**Task to carry out:** Search the material for the string "build" and copy each line where it occurs.

**Records shown:**
__________________________________________________

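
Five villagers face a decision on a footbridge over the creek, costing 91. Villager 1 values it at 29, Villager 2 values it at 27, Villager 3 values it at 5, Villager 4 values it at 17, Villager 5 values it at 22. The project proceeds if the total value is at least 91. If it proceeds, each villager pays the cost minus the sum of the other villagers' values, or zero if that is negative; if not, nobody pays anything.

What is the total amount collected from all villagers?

Total value 100 ≥ cost 91, so it is built.
Villager 1: others sum to 71; max(0, 91 - 71) = 20.
Villager 2: others sum to 73; max(0, 91 - 73) = 18.
Villager 3: others sum to 95; max(0, 91 - 95) = 0.
Villager 4: others sum to 83; max(0, 91 - 83) = 8.
Villager 5: others sum to 78; max(0, 91 - 78) = 13.
Total collected = 20 + 18 + 0 + 8 + 13 = 59.

59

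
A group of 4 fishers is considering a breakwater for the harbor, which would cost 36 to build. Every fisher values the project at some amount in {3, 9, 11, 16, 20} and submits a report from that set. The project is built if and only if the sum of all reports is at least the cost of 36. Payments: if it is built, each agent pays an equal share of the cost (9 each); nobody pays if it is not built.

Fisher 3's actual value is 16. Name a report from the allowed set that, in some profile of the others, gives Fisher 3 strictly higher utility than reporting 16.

20

Suppose Fisher 1 reports 3, Fisher 2 reports 3 and Fisher 4 reports 11.
Report 16: project not built, utility 0.
Report 20: project built, pays 9, utility 16 - 9 = 7.
So reporting 20 beats truth here (7 > 0).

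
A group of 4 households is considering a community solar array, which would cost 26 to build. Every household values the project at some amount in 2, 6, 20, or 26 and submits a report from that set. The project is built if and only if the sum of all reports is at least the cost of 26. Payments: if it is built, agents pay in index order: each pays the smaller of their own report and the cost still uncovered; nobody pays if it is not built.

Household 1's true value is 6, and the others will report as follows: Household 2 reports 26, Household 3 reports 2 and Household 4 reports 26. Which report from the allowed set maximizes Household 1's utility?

2

Report 2: project built, pays 2, utility 6 - 2 = 4.
Report 6: project built, pays 6, utility 6 - 6 = 0.
Report 20: project built, pays 20, utility 6 - 20 = -14.
Report 26: project built, pays 26, utility 6 - 26 = -20.
The best choice is 2 with utility 4.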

__________________________________________________

**Finished task:**
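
A group of 4 fishers is considering a breakwater for the harbor, which would cost 36 to build. Every fisher values the project at some amount in {3, 9, 11, 16, 20} and submits a report from that set. The project is built if and only if the sum of all reports is at least the cost of 36. Payments: if it is built, each agent pays an equal share of the cost (9 each); nobody pays if it is not built.
A group of 4 households is considering a community solar array, which would cost 26 to build. Every household values the project at some amount in 2, 6, 20, or 26 and submits a report from that set. The project is built if and only if the sum of all reports is at least the cost of 26. Payments: if it is built, agents pay in index order: each pays the smaller of their own report and the cost still uncovered; nobody pays if it is not built.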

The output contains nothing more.